* INSTRUCTIONS TO FOLLOW:
Would you quote the material below from its first line through the line containing "Chlorite — Hardness", exactly and with both ends included?

* DATA PROVIDED:
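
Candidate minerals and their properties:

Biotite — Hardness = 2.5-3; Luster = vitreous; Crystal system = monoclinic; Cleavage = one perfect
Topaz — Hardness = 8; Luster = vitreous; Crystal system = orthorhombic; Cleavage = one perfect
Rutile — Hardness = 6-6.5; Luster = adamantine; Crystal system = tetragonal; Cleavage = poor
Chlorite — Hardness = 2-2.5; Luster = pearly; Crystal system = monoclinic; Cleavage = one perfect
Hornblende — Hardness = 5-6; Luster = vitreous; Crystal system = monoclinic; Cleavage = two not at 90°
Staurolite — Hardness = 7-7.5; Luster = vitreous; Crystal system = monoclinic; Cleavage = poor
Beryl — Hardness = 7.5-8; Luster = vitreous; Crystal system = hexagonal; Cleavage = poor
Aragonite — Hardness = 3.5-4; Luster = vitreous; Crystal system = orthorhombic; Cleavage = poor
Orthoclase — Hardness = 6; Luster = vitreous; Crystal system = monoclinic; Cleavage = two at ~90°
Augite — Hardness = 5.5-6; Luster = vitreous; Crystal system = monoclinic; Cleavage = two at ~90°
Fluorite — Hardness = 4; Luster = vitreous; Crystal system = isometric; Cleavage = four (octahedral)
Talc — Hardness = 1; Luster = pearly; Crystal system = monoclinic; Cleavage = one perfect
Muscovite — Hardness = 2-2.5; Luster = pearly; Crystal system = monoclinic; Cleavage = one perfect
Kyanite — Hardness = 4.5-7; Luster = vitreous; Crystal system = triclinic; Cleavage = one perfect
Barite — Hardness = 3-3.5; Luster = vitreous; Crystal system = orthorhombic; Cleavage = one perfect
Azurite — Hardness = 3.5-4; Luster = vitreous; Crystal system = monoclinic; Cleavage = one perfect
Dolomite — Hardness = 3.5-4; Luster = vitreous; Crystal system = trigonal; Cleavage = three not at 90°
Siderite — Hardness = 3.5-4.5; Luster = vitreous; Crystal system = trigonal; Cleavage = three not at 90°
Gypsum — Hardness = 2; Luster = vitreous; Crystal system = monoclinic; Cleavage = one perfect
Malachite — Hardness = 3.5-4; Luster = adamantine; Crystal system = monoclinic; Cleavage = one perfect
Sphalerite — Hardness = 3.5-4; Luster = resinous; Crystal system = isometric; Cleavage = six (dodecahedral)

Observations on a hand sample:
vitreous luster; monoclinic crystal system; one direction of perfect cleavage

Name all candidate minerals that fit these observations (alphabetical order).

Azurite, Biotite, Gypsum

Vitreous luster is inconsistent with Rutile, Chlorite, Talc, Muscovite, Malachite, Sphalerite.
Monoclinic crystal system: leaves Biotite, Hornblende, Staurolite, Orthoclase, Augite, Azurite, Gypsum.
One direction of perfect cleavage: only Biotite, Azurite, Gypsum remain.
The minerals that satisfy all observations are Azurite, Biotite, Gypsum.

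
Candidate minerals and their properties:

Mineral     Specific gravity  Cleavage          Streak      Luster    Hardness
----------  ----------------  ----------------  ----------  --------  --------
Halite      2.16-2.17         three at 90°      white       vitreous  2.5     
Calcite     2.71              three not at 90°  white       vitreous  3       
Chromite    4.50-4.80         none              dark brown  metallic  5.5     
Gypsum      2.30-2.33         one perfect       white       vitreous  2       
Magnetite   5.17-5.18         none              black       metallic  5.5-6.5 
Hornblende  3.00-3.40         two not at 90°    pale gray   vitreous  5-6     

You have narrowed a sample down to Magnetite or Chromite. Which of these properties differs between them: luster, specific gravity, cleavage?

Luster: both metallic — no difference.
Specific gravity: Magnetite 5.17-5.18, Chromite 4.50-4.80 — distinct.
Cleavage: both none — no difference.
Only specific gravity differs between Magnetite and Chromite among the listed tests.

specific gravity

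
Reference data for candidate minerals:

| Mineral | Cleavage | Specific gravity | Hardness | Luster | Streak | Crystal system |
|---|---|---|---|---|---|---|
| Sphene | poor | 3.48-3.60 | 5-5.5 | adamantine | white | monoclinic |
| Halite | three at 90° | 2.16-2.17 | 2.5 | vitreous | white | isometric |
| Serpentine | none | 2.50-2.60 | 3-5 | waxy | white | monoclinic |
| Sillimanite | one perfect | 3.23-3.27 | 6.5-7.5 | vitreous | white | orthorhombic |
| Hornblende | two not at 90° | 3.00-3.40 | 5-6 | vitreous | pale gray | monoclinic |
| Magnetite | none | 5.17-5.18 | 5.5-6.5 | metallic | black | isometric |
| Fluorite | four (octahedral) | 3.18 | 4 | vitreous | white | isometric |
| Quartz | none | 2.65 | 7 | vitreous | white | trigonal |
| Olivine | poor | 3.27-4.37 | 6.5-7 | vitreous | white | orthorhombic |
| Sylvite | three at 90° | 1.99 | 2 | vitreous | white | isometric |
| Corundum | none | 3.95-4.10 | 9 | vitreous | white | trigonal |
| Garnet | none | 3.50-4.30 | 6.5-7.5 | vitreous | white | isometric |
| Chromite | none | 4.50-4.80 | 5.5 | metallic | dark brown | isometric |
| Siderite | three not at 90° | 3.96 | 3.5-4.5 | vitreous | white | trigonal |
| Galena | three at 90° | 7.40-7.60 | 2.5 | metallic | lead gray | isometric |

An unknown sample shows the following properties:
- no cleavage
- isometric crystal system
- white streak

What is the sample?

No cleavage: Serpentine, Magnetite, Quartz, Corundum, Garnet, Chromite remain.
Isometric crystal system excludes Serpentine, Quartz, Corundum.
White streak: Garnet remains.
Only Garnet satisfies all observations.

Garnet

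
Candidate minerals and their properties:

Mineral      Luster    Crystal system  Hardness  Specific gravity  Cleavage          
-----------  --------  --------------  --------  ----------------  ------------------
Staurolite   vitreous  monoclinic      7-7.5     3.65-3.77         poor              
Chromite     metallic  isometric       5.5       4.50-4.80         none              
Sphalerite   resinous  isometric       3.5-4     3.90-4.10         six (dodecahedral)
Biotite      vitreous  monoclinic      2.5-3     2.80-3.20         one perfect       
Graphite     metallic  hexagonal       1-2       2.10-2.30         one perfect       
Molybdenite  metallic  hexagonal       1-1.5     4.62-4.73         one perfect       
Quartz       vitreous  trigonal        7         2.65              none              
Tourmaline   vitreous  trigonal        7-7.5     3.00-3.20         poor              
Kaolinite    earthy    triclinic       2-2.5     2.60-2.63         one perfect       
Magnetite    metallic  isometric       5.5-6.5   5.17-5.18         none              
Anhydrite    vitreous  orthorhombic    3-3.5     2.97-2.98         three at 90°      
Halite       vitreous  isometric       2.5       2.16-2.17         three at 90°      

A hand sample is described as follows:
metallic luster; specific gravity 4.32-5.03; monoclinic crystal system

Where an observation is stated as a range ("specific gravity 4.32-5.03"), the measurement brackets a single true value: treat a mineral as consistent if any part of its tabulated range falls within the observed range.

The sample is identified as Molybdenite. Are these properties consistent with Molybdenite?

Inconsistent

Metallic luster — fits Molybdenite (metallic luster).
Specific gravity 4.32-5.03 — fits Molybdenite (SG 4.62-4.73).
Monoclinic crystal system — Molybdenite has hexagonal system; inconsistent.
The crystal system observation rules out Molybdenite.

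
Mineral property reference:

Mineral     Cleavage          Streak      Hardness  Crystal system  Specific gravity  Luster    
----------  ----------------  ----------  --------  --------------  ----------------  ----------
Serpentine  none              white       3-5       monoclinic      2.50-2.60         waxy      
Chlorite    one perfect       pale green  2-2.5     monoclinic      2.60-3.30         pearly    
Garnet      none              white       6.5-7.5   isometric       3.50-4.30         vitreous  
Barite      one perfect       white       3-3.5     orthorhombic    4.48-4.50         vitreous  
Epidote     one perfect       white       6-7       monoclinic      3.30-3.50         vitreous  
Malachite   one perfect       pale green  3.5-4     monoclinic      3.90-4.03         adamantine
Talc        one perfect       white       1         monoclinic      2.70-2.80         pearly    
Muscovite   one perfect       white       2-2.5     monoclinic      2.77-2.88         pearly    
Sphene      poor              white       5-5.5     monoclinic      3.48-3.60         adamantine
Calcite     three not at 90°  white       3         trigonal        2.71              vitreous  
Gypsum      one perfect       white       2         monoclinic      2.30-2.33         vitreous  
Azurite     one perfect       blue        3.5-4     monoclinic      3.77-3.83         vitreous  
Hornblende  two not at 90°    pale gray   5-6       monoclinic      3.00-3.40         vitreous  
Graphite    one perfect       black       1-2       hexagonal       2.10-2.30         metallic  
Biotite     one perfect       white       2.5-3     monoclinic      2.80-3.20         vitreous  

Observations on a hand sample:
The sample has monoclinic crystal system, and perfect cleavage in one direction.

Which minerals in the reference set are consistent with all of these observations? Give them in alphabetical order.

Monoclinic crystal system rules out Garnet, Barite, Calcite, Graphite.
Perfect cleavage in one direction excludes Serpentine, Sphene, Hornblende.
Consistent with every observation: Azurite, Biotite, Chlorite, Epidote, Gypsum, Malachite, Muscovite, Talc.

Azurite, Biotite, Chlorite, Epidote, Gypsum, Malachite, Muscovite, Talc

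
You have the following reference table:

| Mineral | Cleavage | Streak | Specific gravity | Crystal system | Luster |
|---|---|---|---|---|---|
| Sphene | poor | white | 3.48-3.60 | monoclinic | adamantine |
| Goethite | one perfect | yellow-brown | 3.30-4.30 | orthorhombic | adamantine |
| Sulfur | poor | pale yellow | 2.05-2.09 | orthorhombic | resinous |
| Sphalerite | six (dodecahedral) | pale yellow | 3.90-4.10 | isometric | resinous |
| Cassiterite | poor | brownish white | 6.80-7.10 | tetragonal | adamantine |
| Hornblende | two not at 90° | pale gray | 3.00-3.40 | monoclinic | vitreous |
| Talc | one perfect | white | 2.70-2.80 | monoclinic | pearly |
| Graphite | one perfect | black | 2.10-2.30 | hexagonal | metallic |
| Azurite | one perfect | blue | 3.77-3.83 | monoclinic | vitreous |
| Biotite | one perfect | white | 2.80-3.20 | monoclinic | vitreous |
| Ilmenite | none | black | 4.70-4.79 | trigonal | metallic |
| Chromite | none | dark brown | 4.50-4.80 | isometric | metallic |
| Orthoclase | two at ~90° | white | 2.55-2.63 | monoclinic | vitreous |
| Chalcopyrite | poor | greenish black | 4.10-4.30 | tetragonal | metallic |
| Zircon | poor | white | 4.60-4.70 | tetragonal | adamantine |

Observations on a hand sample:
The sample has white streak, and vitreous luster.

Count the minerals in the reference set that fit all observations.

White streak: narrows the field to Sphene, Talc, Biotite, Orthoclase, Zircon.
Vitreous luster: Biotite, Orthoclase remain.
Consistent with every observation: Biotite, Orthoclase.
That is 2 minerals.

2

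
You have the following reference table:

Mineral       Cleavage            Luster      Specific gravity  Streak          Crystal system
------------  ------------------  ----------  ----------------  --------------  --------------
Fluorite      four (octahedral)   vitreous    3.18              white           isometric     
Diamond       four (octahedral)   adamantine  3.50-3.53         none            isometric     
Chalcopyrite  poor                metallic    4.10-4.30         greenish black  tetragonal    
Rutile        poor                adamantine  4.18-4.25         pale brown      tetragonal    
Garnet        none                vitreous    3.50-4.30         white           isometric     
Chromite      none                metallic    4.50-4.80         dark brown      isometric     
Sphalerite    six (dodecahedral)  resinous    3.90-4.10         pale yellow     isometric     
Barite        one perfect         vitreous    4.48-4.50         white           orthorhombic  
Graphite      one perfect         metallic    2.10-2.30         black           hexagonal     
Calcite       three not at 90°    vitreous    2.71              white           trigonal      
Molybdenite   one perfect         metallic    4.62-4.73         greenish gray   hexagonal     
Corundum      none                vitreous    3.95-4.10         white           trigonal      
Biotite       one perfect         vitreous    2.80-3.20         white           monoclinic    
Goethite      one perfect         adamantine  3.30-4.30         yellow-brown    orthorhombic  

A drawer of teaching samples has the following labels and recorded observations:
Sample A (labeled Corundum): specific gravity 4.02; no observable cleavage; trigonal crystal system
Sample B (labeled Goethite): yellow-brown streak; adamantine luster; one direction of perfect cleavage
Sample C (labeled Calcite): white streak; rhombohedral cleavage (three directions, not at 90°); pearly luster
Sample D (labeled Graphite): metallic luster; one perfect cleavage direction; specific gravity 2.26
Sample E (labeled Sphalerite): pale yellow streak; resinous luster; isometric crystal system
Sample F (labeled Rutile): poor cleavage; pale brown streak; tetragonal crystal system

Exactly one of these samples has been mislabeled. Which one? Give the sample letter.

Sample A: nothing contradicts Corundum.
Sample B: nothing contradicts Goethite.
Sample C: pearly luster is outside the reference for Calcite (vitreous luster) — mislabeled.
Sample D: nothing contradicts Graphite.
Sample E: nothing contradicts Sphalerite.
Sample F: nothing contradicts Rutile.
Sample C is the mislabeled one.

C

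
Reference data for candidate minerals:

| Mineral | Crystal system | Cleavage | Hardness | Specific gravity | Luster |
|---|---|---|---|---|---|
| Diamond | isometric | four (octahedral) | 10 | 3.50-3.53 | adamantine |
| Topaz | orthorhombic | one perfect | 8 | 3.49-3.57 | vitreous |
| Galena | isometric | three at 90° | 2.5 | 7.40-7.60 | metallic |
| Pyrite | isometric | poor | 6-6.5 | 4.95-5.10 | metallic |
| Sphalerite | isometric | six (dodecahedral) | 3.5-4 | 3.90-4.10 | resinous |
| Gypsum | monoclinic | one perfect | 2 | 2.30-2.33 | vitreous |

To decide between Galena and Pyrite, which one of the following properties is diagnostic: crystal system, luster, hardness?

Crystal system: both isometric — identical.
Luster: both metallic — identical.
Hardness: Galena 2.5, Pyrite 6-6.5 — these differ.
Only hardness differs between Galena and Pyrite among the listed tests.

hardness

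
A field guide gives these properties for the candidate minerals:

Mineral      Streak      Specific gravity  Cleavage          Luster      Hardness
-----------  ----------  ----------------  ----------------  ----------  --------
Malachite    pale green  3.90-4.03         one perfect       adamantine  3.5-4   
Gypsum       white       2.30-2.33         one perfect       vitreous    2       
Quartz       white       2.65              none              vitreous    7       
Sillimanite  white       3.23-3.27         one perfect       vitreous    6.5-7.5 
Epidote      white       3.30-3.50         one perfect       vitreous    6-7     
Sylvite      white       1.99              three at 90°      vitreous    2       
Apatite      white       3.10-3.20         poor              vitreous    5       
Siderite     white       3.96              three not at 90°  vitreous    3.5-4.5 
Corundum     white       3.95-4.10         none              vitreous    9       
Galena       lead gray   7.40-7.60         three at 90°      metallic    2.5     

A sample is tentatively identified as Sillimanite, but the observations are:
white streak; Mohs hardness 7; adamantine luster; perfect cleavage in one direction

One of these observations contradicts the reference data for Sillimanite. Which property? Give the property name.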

* RESULT OF THE EXERCISE:
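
Candidate minerals and their properties:

Biotite — Hardness = 2.5-3; Luster = vitreous; Crystal system = monoclinic; Cleavage = one perfect
Topaz — Hardness = 8; Luster = vitreous; Crystal system = orthorhombic; Cleavage = one perfect
Rutile — Hardness = 6-6.5; Luster = adamantine; Crystal system = tetragonal; Cleavage = poor
Chlorite — Hardness = 2-2.5; Luster = pearly; Crystal system = monoclinic; Cleavage = one perfect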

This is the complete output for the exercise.